### INSTRUCTIONS TO FOLLOW
Return all of the entries, keeping every word and mark as it is.
════════════════════
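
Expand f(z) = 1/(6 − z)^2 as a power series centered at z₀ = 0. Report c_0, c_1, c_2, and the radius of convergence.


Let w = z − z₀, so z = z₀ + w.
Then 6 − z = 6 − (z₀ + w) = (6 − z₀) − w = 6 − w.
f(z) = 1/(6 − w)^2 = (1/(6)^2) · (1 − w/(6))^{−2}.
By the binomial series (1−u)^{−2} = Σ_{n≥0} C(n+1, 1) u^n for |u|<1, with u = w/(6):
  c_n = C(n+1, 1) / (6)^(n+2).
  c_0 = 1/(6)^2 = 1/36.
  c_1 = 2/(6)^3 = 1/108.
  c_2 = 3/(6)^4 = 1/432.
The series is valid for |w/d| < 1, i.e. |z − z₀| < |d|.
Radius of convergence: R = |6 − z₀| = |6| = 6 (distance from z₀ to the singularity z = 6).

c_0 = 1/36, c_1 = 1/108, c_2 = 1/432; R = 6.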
════════════════════
### ANSWER TO THIS PROBLEM
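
Expand f(z) = 1/(6 − z)^2 as a power series centered at z₀ = 0. Report c_0, c_1, c_2, and the radius of convergence.


Let w = z − z₀, so z = z₀ + w.
Then 6 − z = 6 − (z₀ + w) = (6 − z₀) − w = 6 − w.
f(z) = 1/(6 − w)^2 = (1/(6)^2) · (1 − w/(6))^{−2}.
By the binomial series (1−u)^{−2} = Σ_{n≥0} C(n+1, 1) u^n for |u|<1, with u = w/(6):
  c_n = C(n+1, 1) / (6)^(n+2).
  c_0 = 1/(6)^2 = 1/36.
  c_1 = 2/(6)^3 = 1/108.
  c_2 = 3/(6)^4 = 1/432.
The series is valid for |w/d| < 1, i.e. |z − z₀| < |d|.
Radius of convergence: R = |6 − z₀| = |6| = 6 (distance from z₀ to the singularity z = 6).

c_0 = 1/36, c_1 = 1/108, c_2 = 1/432; R = 6.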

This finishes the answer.